> **Exercise directions**
Please restate the data that follows, leaving every word in place.
==========
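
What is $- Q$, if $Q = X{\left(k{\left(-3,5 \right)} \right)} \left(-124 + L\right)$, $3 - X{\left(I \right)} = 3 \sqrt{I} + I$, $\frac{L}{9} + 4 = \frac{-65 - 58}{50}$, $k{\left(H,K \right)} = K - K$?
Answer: $\frac{27321}{50} \approx 546.42$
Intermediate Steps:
$k{\left(H,K \right)} = 0$
$L = - \frac{2907}{50}$ ($L = -36 + 9 \frac{-65 - 58}{50} = -36 + 9 \left(\left(-123\right) \frac{1}{50}\right) = -36 + 9 \left(- \frac{123}{50}\right) = -36 - \frac{1107}{50} = - \frac{2907}{50} \approx -58.14$)
$X{\left(I \right)} = 3 - I - 3 \sqrt{I}$ ($X{\left(I \right)} = 3 - \left(3 \sqrt{I} + I\right) = 3 - \left(I + 3 \sqrt{I}\right) = 3 - I - 3 \sqrt{I}$)
$Q = - \frac{27321}{50}$ ($Q = \left(3 - 0 - 3 \sqrt{0}\right) \left(-124 - \frac{2907}{50}\right) = \left(3 + 0 - 0\right) \left(- \frac{9107}{50}\right) = \left(3 + 0 + 0\right) \left(- \frac{9107}{50}\right) = 3 \left(- \frac{9107}{50}\right) = - \frac{27321}{50} \approx -546.42$)
$- Q = \left(-1\right) \left(- \frac{27321}{50}\right) = \frac{27321}{50}$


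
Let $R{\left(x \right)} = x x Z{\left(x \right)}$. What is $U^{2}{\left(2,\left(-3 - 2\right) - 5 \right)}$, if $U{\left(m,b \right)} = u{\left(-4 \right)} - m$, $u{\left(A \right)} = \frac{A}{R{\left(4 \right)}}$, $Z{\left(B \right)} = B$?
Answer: $\frac{1089}{256} \approx 4.2539$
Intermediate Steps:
$R{\left(x \right)} = x^{3}$ ($R{\left(x \right)} = x x x = x^{2} x = x^{3}$)
$u{\left(A \right)} = \frac{A}{64}$ ($u{\left(A \right)} = \frac{A}{4^{3}} = \frac{A}{64}$)
$U{\left(m,b \right)} = - \frac{1}{16} - m$ ($U{\left(m,b \right)} = \frac{1}{64} \left(-4\right) - m = - \frac{1}{16} - m$)
$U^{2}{\left(2,\left(-3 - 2\right) - 5 \right)} = \left(- \frac{1}{16} - 2\right)^{2} = \left(- \frac{33}{16}\right)^{2} = \frac{1089}{256}$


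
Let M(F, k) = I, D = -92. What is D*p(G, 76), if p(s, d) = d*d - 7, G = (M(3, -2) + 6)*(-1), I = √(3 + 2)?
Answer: -530748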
==========
> **Response to this task**
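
What is $- Q$, if $Q = X{\left(k{\left(-3,5 \right)} \right)} \left(-124 + L\right)$, $3 - X{\left(I \right)} = 3 \sqrt{I} + I$, $\frac{L}{9} + 4 = \frac{-65 - 58}{50}$, $k{\left(H,K \right)} = K - K$?
Answer: $\frac{27321}{50} \approx 546.42$
Intermediate Steps:
$k{\left(H,K \right)} = 0$
$L = - \frac{2907}{50}$ ($L = -36 + 9 \frac{-65 - 58}{50} = -36 + 9 \left(\left(-123\right) \frac{1}{50}\right) = -36 + 9 \left(- \frac{123}{50}\right) = -36 - \frac{1107}{50} = - \frac{2907}{50} \approx -58.14$)
$X{\left(I \right)} = 3 - I - 3 \sqrt{I}$ ($X{\left(I \right)} = 3 - \left(3 \sqrt{I} + I\right) = 3 - \left(I + 3 \sqrt{I}\right) = 3 - I - 3 \sqrt{I}$)
$Q = - \frac{27321}{50}$ ($Q = \left(3 - 0 - 3 \sqrt{0}\right) \left(-124 - \frac{2907}{50}\right) = \left(3 + 0 - 0\right) \left(- \frac{9107}{50}\right) = \left(3 + 0 + 0\right) \left(- \frac{9107}{50}\right) = 3 \left(- \frac{9107}{50}\right) = - \frac{27321}{50} \approx -546.42$)
$- Q = \left(-1\right) \left(- \frac{27321}{50}\right) = \frac{27321}{50}$


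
Let $R{\left(x \right)} = x x Z{\left(x \right)}$. What is $U^{2}{\left(2,\left(-3 - 2\right) - 5 \right)}$, if $U{\left(m,b \right)} = u{\left(-4 \right)} - m$, $u{\left(A \right)} = \frac{A}{R{\left(4 \right)}}$, $Z{\left(B \right)} = B$?
Answer: $\frac{1089}{256} \approx 4.2539$
Intermediate Steps:
$R{\left(x \right)} = x^{3}$ ($R{\left(x \right)} = x x x = x^{2} x = x^{3}$)
$u{\left(A \right)} = \frac{A}{64}$ ($u{\left(A \right)} = \frac{A}{4^{3}} = \frac{A}{64}$)
$U{\left(m,b \right)} = - \frac{1}{16} - m$ ($U{\left(m,b \right)} = \frac{1}{64} \left(-4\right) - m = - \frac{1}{16} - m$)
$U^{2}{\left(2,\left(-3 - 2\right) - 5 \right)} = \left(- \frac{1}{16} - 2\right)^{2} = \left(- \frac{33}{16}\right)^{2} = \frac{1089}{256}$


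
Let M(F, k) = I, D = -92. What is D*p(G, 76), if p(s, d) = d*d - 7, G = (M(3, -2) + 6)*(-1), I = √(3 + 2)?
Answer: -530748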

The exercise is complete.